What you should do: From the entries below, output the line with "Consider the clause" and each following line up to and including the line with "(v1 + v3)·(v5'", exactly as written.

Saved data entries:

++++++++++

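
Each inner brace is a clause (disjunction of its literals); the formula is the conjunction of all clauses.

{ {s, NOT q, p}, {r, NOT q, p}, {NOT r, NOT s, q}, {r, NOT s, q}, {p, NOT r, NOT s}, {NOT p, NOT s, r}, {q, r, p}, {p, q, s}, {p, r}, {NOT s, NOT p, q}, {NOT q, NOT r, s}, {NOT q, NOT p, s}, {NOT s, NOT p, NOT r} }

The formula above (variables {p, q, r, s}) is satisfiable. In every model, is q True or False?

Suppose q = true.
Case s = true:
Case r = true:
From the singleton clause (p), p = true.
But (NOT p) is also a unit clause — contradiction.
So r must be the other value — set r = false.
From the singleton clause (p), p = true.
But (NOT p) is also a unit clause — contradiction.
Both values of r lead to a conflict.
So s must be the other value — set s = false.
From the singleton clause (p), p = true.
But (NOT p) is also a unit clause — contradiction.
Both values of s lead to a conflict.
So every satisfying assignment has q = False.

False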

++++++++++

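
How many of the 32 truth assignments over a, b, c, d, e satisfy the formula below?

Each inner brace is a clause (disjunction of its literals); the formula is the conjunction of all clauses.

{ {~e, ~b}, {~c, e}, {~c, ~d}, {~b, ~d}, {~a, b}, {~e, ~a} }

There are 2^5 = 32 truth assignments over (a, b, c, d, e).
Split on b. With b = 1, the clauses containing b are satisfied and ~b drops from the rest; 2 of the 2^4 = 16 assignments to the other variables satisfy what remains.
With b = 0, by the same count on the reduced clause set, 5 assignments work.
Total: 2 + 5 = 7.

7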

++++++++++

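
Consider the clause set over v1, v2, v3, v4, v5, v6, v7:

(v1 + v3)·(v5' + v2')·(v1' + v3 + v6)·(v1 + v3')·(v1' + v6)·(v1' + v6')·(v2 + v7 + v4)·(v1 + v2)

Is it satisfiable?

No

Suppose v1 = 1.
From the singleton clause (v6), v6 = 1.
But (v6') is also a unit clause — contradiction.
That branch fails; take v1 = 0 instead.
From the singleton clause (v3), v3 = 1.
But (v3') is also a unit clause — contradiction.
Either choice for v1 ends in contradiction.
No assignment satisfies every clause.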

++++++++++

Solved exercise:
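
Consider the clause set over v1, v2, v3, v4, v5, v6, v7:

(v1 + v3)·(v5' + v2')·(v1' + v3 + v6)·(v1 + v3')·(v1' + v6)·(v1' + v6')·(v2 + v7 + v4)·(v1 + v2)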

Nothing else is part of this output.